[Work instructions] Please copy, character for character, each line from the beginning of the listing to the line containing "furniture | €253.25 |", including both.

[Extracted entries]
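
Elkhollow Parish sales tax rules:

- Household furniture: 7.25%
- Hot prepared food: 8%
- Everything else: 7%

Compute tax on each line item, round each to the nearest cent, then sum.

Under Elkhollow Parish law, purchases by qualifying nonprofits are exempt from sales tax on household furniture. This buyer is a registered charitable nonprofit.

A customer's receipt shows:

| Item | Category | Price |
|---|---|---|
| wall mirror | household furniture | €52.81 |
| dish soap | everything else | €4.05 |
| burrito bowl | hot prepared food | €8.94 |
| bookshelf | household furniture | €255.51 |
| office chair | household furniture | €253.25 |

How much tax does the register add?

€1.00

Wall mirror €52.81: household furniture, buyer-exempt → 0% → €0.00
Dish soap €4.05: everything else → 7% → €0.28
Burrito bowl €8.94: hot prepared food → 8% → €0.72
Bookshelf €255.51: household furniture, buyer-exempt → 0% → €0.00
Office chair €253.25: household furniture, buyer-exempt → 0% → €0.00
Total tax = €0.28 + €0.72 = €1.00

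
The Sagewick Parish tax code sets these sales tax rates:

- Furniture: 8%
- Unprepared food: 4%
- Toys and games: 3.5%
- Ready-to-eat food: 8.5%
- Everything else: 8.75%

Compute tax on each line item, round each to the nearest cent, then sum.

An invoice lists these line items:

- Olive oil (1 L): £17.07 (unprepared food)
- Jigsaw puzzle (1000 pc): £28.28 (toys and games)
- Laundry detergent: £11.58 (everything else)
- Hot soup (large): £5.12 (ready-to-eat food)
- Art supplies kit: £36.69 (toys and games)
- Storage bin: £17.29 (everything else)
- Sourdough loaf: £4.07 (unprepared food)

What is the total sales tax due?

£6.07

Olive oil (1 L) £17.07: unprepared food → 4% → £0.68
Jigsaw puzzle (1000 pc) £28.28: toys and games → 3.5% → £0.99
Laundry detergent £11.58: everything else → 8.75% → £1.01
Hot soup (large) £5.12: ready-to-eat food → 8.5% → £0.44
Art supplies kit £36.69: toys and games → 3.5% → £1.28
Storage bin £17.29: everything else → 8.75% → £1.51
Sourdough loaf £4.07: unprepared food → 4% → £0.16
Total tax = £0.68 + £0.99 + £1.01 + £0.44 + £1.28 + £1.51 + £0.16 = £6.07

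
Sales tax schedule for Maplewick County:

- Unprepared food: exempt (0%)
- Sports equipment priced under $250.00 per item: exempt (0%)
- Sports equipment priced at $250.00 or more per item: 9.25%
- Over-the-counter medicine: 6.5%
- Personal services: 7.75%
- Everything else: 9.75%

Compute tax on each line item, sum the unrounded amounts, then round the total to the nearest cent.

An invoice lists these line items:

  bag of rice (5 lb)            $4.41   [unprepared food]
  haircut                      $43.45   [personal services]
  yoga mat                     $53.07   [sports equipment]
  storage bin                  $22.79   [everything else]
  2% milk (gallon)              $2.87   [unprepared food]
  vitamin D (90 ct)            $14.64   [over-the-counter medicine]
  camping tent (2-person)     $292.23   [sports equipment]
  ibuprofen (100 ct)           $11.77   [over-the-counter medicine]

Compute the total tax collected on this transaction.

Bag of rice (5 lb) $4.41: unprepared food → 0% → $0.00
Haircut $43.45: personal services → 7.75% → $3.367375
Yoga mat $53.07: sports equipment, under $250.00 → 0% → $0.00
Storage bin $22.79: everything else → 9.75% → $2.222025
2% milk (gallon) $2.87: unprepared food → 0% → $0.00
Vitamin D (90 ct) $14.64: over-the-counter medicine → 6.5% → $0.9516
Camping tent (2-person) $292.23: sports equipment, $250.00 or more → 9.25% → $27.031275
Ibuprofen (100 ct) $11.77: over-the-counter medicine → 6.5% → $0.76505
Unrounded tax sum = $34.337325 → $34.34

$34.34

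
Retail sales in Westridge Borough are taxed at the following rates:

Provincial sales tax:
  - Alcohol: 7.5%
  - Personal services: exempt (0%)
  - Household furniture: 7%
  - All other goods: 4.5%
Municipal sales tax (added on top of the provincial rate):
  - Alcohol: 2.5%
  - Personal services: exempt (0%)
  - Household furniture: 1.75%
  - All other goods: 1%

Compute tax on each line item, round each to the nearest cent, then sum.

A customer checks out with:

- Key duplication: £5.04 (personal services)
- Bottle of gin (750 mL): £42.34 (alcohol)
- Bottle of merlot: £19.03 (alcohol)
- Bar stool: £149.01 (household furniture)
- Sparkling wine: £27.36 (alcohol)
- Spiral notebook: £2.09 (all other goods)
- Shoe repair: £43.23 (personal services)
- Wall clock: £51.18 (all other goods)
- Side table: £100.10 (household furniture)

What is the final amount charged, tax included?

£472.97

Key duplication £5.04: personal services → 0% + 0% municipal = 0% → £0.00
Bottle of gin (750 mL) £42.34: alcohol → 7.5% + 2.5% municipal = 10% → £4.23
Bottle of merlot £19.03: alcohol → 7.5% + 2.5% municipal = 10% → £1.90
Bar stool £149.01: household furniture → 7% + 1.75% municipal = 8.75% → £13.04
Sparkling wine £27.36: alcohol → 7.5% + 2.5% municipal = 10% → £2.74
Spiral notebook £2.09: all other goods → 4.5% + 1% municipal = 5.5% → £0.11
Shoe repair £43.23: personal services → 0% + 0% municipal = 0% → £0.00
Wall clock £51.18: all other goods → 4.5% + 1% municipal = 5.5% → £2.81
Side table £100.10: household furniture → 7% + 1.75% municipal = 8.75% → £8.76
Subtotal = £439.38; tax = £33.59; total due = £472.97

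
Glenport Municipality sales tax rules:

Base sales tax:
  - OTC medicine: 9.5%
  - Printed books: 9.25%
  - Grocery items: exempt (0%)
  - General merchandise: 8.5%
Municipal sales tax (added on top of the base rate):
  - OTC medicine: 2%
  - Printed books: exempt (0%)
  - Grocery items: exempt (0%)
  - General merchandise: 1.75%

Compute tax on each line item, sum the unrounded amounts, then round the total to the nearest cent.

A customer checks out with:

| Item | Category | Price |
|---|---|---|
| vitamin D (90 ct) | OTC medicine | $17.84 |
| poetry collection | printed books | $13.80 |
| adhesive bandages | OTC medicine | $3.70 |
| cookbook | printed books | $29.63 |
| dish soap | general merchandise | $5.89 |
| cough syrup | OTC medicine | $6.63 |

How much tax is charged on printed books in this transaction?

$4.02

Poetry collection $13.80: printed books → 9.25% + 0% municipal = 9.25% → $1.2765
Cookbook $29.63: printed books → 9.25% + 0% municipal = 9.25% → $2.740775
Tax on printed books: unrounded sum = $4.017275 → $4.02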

[Reply]
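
Elkhollow Parish sales tax rules:

- Household furniture: 7.25%
- Hot prepared food: 8%
- Everything else: 7%

Compute tax on each line item, round each to the nearest cent, then sum.

Under Elkhollow Parish law, purchases by qualifying nonprofits are exempt from sales tax on household furniture. This buyer is a registered charitable nonprofit.

A customer's receipt shows:

| Item | Category | Price |
|---|---|---|
| wall mirror | household furniture | €52.81 |
| dish soap | everything else | €4.05 |
| burrito bowl | hot prepared food | €8.94 |
| bookshelf | household furniture | €255.51 |
| office chair | household furniture | €253.25 |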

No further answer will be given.